Try it: Which lines in the material below contain the word "clone"? Copy each of them.

Listed entries:
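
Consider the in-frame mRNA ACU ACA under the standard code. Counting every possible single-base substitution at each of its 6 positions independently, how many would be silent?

6

Codon 1 (ACU, Thr): 3 synonymous substitutions.
Codon 2 (ACA, Thr): 3 synonymous substitutions.
Total: 3 + 3 = 6.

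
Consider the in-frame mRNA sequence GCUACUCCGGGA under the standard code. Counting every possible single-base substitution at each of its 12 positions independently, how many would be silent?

12

Codon 1 (GCU, Ala): 3 synonymous substitutions.
Codon 2 (ACU, Thr): 3 synonymous substitutions.
Codon 3 (CCG, Pro): 3 synonymous substitutions.
Codon 4 (GGA, Gly): 3 synonymous substitutions.
Total: 3 + 3 + 3 + 3 = 12.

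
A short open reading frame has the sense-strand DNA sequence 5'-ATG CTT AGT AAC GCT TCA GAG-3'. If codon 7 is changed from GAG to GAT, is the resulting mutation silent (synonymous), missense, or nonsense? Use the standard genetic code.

Position 21 falls in codon 7: GAG → Glu.
After the substitution the codon is GAT → Asp.
Glu ≠ Asp, so this is a missense mutation.

missense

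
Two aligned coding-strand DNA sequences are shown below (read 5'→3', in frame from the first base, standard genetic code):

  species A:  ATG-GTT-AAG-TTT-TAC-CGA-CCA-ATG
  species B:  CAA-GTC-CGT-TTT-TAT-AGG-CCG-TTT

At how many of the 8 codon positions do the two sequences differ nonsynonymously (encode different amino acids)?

3

Codon 1: ATG Met / CAA Gln — nonsynonymous.
Codon 2: GTT Val / GTC Val — synonymous.
Codon 3: AAG Lys / CGT Arg — nonsynonymous.
Codon 4: TTT Phe / TTT Phe — identical.
Codon 5: TAC Tyr / TAT Tyr — synonymous.
Codon 6: CGA Arg / AGG Arg — synonymous.
Codon 7: CCA Pro / CCG Pro — synonymous.
Codon 8: ATG Met / TTT Phe — nonsynonymous.
Nonsynonymous differences: 3.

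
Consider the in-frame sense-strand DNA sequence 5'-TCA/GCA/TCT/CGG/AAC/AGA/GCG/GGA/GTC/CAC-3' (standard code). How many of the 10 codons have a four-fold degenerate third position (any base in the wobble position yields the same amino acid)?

7

Codon 1 TCA (Ser): third position 4-fold.
Codon 2 GCA (Ala): third position 4-fold.
Codon 3 TCT (Ser): third position 4-fold.
Codon 4 CGG (Arg): third position 4-fold.
Codon 5 AAC (Asn): third position 2-fold.
Codon 6 AGA (Arg): third position 2-fold.
Codon 7 GCG (Ala): third position 4-fold.
Codon 8 GGA (Gly): third position 4-fold.
Codon 9 GTC (Val): third position 4-fold.
Codon 10 CAC (His): third position 2-fold.
Four-fold degenerate third positions: 7.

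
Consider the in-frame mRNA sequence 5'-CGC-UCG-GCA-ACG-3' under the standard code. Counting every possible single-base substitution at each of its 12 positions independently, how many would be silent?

Codon 1 (CGC, Arg): 3 synonymous substitutions.
Codon 2 (UCG, Ser): 3 synonymous substitutions.
Codon 3 (GCA, Ala): 3 synonymous substitutions.
Codon 4 (ACG, Thr): 3 synonymous substitutions.
Total: 3 + 3 + 3 + 3 = 12.

12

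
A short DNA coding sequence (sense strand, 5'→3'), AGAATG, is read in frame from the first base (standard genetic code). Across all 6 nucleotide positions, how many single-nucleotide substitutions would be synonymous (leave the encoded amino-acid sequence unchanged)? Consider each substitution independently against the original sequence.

Codon 1 (AGA, Arg): 2 synonymous substitutions.
Codon 2 (ATG, Met): 0 synonymous substitutions.
Total: 2 + 0 = 2.

2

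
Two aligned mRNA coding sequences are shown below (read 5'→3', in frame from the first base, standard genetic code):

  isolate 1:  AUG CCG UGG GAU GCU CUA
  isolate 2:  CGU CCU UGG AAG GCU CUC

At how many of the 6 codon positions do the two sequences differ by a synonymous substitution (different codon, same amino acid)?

2

Codon 1: AUG Met / CGU Arg — nonsynonymous.
Codon 2: CCG Pro / CCU Pro — synonymous.
Codon 3: UGG Trp / UGG Trp — identical.
Codon 4: GAU Asp / AAG Lys — nonsynonymous.
Codon 5: GCU Ala / GCU Ala — identical.
Codon 6: CUA Leu / CUC Leu — synonymous.
Synonymous differences: 2.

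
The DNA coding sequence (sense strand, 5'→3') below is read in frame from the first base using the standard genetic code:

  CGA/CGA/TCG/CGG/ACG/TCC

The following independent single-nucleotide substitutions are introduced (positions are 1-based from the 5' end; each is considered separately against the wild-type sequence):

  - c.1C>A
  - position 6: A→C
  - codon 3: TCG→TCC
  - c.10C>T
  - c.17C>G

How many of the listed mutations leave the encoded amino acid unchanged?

Codon 1: CGA (Arg) → AGA (Arg) — synonymous.
Codon 2: CGA (Arg) → CGC (Arg) — synonymous.
Codon 3: TCG (Ser) → TCC (Ser) — synonymous.
Codon 4: CGG (Arg) → TGG (Trp) — missense.
Codon 6: TCC (Ser) → TGC (Cys) — missense.
Synonymous: 3 of 5.

3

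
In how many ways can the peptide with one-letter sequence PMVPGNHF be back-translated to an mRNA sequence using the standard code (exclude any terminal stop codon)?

Pro: 4 codons.
Met: 1 codon.
Val: 4 codons.
Pro: 4 codons.
Gly: 4 codons.
Asn: 2 codons.
His: 2 codons.
Phe: 2 codons.
4 × 1 × 4 × 4 × 4 × 2 × 2 × 2 = 2048.

2048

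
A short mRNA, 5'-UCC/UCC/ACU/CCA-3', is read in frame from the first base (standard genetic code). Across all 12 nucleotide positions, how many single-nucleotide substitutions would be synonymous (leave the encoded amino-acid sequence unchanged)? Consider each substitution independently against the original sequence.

12

Codon 1 (UCC, Ser): 3 synonymous substitutions.
Codon 2 (UCC, Ser): 3 synonymous substitutions.
Codon 3 (ACU, Thr): 3 synonymous substitutions.
Codon 4 (CCA, Pro): 3 synonymous substitutions.
Total: 3 + 3 + 3 + 3 = 12.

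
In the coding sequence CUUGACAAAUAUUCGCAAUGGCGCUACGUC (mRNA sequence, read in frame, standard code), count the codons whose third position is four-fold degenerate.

Codon 1 CUU (Leu): third position 4-fold.
Codon 2 GAC (Asp): third position 2-fold.
Codon 3 AAA (Lys): third position 2-fold.
Codon 4 UAU (Tyr): third position 2-fold.
Codon 5 UCG (Ser): third position 4-fold.
Codon 6 CAA (Gln): third position 2-fold.
Codon 7 UGG (Trp): third position 1-fold.
Codon 8 CGC (Arg): third position 4-fold.
Codon 9 UAC (Tyr): third position 2-fold.
Codon 10 GUC (Val): third position 4-fold.
Four-fold degenerate third positions: 4.

4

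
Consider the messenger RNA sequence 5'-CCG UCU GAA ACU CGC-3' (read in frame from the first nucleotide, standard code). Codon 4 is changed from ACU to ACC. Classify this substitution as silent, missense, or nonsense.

Position 12 falls in codon 4: ACU → Thr.
After the substitution the codon is ACC → Thr.
Both encode Thr, so the change is synonymous.

silent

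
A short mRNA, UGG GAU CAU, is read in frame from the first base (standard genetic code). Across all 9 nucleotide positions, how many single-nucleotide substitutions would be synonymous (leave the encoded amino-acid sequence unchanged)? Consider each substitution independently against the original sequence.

2

Codon 1 (UGG, Trp): 0 synonymous substitutions.
Codon 2 (GAU, Asp): 1 synonymous substitution.
Codon 3 (CAU, His): 1 synonymous substitution.
Total: 0 + 1 + 1 = 2.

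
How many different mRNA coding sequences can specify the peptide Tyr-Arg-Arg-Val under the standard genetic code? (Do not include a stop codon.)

Tyr: 2 codons.
Arg: 6 codons.
Arg: 6 codons.
Val: 4 codons.
2 × 6 × 6 × 4 = 288.

288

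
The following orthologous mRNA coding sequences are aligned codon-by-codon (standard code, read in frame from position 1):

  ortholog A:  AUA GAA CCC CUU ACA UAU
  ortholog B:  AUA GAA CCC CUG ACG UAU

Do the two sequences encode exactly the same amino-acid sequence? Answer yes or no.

yes

Codon 1: AUA Ile / AUA Ile — identical.
Codon 2: GAA Glu / GAA Glu — identical.
Codon 3: CCC Pro / CCC Pro — identical.
Codon 4: CUU Leu / CUG Leu — synonymous.
Codon 5: ACA Thr / ACG Thr — synonymous.
Codon 6: UAU Tyr / UAU Tyr — identical.
Nonsynonymous differences: 0 → same protein.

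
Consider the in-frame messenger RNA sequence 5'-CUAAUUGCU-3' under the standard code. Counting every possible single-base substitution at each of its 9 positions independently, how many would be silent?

Codon 1 (CUA, Leu): 4 synonymous substitutions.
Codon 2 (AUU, Ile): 2 synonymous substitutions.
Codon 3 (GCU, Ala): 3 synonymous substitutions.
Total: 4 + 2 + 3 = 9.

9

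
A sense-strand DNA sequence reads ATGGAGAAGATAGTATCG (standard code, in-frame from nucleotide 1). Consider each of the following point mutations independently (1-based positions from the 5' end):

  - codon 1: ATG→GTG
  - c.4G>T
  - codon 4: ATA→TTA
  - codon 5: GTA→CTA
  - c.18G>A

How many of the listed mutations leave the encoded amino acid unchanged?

1

Codon 1: ATG (Met) → GTG (Val) — missense.
Codon 2: GAG (Glu) → TAG (Stop) — nonsense.
Codon 4: ATA (Ile) → TTA (Leu) — missense.
Codon 5: GTA (Val) → CTA (Leu) — missense.
Codon 6: TCG (Ser) → TCA (Ser) — synonymous.
Synonymous: 1 of 5.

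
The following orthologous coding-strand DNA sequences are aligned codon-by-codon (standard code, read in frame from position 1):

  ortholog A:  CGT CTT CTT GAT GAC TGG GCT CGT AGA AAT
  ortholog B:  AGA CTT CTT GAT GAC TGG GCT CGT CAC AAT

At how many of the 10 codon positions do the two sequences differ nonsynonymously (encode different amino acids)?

Codon 1: CGT Arg / AGA Arg — synonymous.
Codon 2: CTT Leu / CTT Leu — identical.
Codon 3: CTT Leu / CTT Leu — identical.
Codon 4: GAT Asp / GAT Asp — identical.
Codon 5: GAC Asp / GAC Asp — identical.
Codon 6: TGG Trp / TGG Trp — identical.
Codon 7: GCT Ala / GCT Ala — identical.
Codon 8: CGT Arg / CGT Arg — identical.
Codon 9: AGA Arg / CAC His — nonsynonymous.
Codon 10: AAT Asn / AAT Asn — identical.
Nonsynonymous differences: 1.

1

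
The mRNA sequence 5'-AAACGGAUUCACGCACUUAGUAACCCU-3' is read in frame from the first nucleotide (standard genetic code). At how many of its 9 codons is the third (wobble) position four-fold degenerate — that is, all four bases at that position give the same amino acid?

4

Codon 1 AAA (Lys): third position 2-fold.
Codon 2 CGG (Arg): third position 4-fold.
Codon 3 AUU (Ile): third position 3-fold.
Codon 4 CAC (His): third position 2-fold.
Codon 5 GCA (Ala): third position 4-fold.
Codon 6 CUU (Leu): third position 4-fold.
Codon 7 AGU (Ser): third position 2-fold.
Codon 8 AAC (Asn): third position 2-fold.
Codon 9 CCU (Pro): third position 4-fold.
Four-fold degenerate third positions: 4.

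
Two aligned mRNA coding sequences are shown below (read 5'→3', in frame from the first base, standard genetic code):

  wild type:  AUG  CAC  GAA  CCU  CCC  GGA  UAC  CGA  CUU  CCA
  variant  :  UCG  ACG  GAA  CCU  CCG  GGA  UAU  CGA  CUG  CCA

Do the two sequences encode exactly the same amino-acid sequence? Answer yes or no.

no

Codon 1: AUG Met / UCG Ser — nonsynonymous.
Codon 2: CAC His / ACG Thr — nonsynonymous.
Codon 3: GAA Glu / GAA Glu — identical.
Codon 4: CCU Pro / CCU Pro — identical.
Codon 5: CCC Pro / CCG Pro — synonymous.
Codon 6: GGA Gly / GGA Gly — identical.
Codon 7: UAC Tyr / UAU Tyr — synonymous.
Codon 8: CGA Arg / CGA Arg — identical.
Codon 9: CUU Leu / CUG Leu — synonymous.
Codon 10: CCA Pro / CCA Pro — identical.
Nonsynonymous differences: 2 → different protein.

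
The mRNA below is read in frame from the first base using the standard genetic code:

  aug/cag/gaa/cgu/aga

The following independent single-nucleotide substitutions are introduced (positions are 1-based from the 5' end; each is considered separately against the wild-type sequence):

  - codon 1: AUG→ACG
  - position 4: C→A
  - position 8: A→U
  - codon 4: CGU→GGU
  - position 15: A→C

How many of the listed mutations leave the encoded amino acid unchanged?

0

Codon 1: AUG (Met) → ACG (Thr) — missense.
Codon 2: CAG (Gln) → AAG (Lys) — missense.
Codon 3: GAA (Glu) → GUA (Val) — missense.
Codon 4: CGU (Arg) → GGU (Gly) — missense.
Codon 5: AGA (Arg) → AGC (Ser) — missense.
Synonymous: 0 of 5.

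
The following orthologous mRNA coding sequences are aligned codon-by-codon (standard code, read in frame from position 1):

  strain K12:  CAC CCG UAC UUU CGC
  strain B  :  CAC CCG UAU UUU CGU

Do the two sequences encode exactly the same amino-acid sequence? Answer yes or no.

yes

Codon 1: CAC His / CAC His — identical.
Codon 2: CCG Pro / CCG Pro — identical.
Codon 3: UAC Tyr / UAU Tyr — synonymous.
Codon 4: UUU Phe / UUU Phe — identical.
Codon 5: CGC Arg / CGU Arg — synonymous.
Nonsynonymous differences: 0 → same protein.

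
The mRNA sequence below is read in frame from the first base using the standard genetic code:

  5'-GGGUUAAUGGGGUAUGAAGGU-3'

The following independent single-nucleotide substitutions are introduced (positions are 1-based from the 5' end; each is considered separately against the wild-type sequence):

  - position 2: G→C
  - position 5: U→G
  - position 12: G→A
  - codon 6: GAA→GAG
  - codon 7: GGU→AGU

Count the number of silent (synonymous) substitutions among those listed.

Codon 1: GGG (Gly) → GCG (Ala) — missense.
Codon 2: UUA (Leu) → UGA (Stop) — nonsense.
Codon 4: GGG (Gly) → GGA (Gly) — synonymous.
Codon 6: GAA (Glu) → GAG (Glu) — synonymous.
Codon 7: GGU (Gly) → AGU (Ser) — missense.
Synonymous: 2 of 5.

2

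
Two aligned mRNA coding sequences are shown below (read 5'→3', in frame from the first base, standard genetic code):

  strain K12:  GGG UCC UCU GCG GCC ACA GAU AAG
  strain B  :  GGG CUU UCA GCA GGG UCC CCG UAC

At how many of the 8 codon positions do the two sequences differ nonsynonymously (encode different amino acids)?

5

Codon 1: GGG Gly / GGG Gly — identical.
Codon 2: UCC Ser / CUU Leu — nonsynonymous.
Codon 3: UCU Ser / UCA Ser — synonymous.
Codon 4: GCG Ala / GCA Ala — synonymous.
Codon 5: GCC Ala / GGG Gly — nonsynonymous.
Codon 6: ACA Thr / UCC Ser — nonsynonymous.
Codon 7: GAU Asp / CCG Pro — nonsynonymous.
Codon 8: AAG Lys / UAC Tyr — nonsynonymous.
Nonsynonymous differences: 5.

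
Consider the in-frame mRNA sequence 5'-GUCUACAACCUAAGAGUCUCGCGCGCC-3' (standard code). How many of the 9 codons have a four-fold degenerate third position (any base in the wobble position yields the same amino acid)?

Codon 1 GUC (Val): third position 4-fold.
Codon 2 UAC (Tyr): third position 2-fold.
Codon 3 AAC (Asn): third position 2-fold.
Codon 4 CUA (Leu): third position 4-fold.
Codon 5 AGA (Arg): third position 2-fold.
Codon 6 GUC (Val): third position 4-fold.
Codon 7 UCG (Ser): third position 4-fold.
Codon 8 CGC (Arg): third position 4-fold.
Codon 9 GCC (Ala): third position 4-fold.
Four-fold degenerate third positions: 6.

6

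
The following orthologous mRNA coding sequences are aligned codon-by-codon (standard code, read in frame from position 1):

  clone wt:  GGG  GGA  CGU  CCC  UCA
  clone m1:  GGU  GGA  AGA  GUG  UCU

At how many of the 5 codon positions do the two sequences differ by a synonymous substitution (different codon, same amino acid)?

Codon 1: GGG Gly / GGU Gly — synonymous.
Codon 2: GGA Gly / GGA Gly — identical.
Codon 3: CGU Arg / AGA Arg — synonymous.
Codon 4: CCC Pro / GUG Val — nonsynonymous.
Codon 5: UCA Ser / UCU Ser — synonymous.
Synonymous differences: 3.

3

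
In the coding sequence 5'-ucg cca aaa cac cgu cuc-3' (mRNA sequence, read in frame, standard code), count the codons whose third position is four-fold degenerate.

Codon 1 UCG (Ser): third position 4-fold.
Codon 2 CCA (Pro): third position 4-fold.
Codon 3 AAA (Lys): third position 2-fold.
Codon 4 CAC (His): third position 2-fold.
Codon 5 CGU (Arg): third position 4-fold.
Codon 6 CUC (Leu): third position 4-fold.
Four-fold degenerate third positions: 4.

4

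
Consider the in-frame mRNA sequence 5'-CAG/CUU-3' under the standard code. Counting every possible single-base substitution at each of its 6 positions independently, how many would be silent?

4

Codon 1 (CAG, Gln): 1 synonymous substitution.
Codon 2 (CUU, Leu): 3 synonymous substitutions.
Total: 1 + 3 = 4.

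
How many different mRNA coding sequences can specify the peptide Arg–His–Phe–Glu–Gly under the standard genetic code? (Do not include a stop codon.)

192

Arg: 6 codons.
His: 2 codons.
Phe: 2 codons.
Glu: 2 codons.
Gly: 4 codons.
6 × 2 × 2 × 2 × 4 = 192.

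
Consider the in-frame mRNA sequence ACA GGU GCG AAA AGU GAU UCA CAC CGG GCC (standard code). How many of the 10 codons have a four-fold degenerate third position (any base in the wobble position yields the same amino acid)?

Codon 1 ACA (Thr): third position 4-fold.
Codon 2 GGU (Gly): third position 4-fold.
Codon 3 GCG (Ala): third position 4-fold.
Codon 4 AAA (Lys): third position 2-fold.
Codon 5 AGU (Ser): third position 2-fold.
Codon 6 GAU (Asp): third position 2-fold.
Codon 7 UCA (Ser): third position 4-fold.
Codon 8 CAC (His): third position 2-fold.
Codon 9 CGG (Arg): third position 4-fold.
Codon 10 GCC (Ala): third position 4-fold.
Four-fold degenerate third positions: 6.

6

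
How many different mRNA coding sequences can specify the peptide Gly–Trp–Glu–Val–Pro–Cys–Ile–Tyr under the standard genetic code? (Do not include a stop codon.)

Gly: 4 codons.
Trp: 1 codon.
Glu: 2 codons.
Val: 4 codons.
Pro: 4 codons.
Cys: 2 codons.
Ile: 3 codons.
Tyr: 2 codons.
4 × 1 × 2 × 4 × 4 × 2 × 3 × 2 = 1536.

1536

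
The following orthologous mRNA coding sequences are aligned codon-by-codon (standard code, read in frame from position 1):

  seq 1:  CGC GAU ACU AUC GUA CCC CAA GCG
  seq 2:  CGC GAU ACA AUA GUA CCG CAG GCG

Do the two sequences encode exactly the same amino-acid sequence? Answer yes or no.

yes

Codon 1: CGC Arg / CGC Arg — identical.
Codon 2: GAU Asp / GAU Asp — identical.
Codon 3: ACU Thr / ACA Thr — synonymous.
Codon 4: AUC Ile / AUA Ile — synonymous.
Codon 5: GUA Val / GUA Val — identical.
Codon 6: CCC Pro / CCG Pro — synonymous.
Codon 7: CAA Gln / CAG Gln — synonymous.
Codon 8: GCG Ala / GCG Ala — identical.
Nonsynonymous differences: 0 → same protein.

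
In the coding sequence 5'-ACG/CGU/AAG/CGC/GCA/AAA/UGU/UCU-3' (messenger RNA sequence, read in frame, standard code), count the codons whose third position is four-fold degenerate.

5

Codon 1 ACG (Thr): third position 4-fold.
Codon 2 CGU (Arg): third position 4-fold.
Codon 3 AAG (Lys): third position 2-fold.
Codon 4 CGC (Arg): third position 4-fold.
Codon 5 GCA (Ala): third position 4-fold.
Codon 6 AAA (Lys): third position 2-fold.
Codon 7 UGU (Cys): third position 2-fold.
Codon 8 UCU (Ser): third position 4-fold.
Four-fold degenerate third positions: 5.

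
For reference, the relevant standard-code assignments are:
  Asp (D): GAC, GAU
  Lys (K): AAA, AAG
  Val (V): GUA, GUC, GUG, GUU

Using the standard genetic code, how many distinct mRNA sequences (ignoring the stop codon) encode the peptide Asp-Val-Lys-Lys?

32

Asp: 2 codons.
Val: 4 codons.
Lys: 2 codons.
Lys: 2 codons.
2 × 4 × 2 × 2 = 32.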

Solution for this exercise:
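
  clone wt:  GGG  GGA  CGU  CCC  UCA
  clone m1:  GGU  GGA  AGA  GUG  UCU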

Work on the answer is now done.